*** Opening Supplied material ***

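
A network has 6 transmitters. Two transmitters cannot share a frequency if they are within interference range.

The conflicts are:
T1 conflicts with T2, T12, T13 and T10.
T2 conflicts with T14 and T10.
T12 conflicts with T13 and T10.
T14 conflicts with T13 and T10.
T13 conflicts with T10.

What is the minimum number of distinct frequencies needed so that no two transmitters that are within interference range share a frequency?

4

T1, T12, T13, T10 all conflict with each other, so at least 4 frequencies are needed.
4 frequencies suffice: frequency 1 → {T10}; frequency 2 → {T2, T13}; frequency 3 → {T1, T14}; frequency 4 → {T12}. Each listed conflict is separated.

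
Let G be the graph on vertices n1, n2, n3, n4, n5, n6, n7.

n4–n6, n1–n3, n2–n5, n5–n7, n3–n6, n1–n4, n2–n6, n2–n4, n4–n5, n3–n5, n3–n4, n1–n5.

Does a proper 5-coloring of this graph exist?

Yes

The chromatic number is 4. n1, n3, n4, n5 are pairwise adjacent (a clique of size 4), so at least 4 colors are needed.
A valid assignment using 4 colors: n1=4, n2=3, n3=3, n4=1, n5=2, n6=2, n7=1.
Since 5 ≥ 4, a proper 5-coloring certainly exists.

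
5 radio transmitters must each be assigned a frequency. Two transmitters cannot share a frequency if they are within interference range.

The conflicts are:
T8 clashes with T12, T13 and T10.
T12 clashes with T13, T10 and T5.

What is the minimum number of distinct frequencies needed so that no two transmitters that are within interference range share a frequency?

3

T8, T12, T10 pairwise conflict, so at least 3 frequencies are needed.
3 frequencies suffice: frequency 1 → {T12}; frequency 2 → {T8, T5}; frequency 3 → {T13, T10}. Every pair that conflicts lands in different frequencies.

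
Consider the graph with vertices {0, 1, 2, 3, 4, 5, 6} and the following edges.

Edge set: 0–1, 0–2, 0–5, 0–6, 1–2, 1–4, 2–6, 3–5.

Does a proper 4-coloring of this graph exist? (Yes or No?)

Yes

The chromatic number is 3. 0, 1, 2 are mutually adjacent, so at least 3 colors are needed.
3 colors suffice: color red → {0, 3, 4}; color blue → {2, 5}; color green → {1, 6}.
Since 4 ≥ 3, a proper 4-coloring certainly exists.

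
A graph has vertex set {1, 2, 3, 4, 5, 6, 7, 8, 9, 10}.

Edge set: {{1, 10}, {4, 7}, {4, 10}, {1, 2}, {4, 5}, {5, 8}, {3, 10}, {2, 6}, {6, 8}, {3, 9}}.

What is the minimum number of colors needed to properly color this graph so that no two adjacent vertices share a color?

The cycle 6-2-1-10-4-5-8-6 has odd length 7, so it cannot be 2-colored; at least 3 colors are needed.
3 colors suffice: color a → {2, 5, 7, 9, 10}; color b → {1, 3, 4, 8}; color c → {6}. Every edge joins two different colors.

3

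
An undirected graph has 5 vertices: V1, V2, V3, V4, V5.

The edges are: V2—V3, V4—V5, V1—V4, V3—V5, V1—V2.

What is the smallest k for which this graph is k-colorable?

3

The cycle V2-V3-V5-V4-V1-V2 has odd length 5, so it cannot be 2-colored; at least 3 colors are needed.
3 colors suffice: color red → {V2, V5}; color blue → {V1, V3}; color green → {V4}. Every edge joins two different colors.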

*** Closing Supplied material ***

▶ _Directions for this task_: Tell how many lines above contain the word "edges". Give the number alone.

▶ _Solution to the exercise_: 2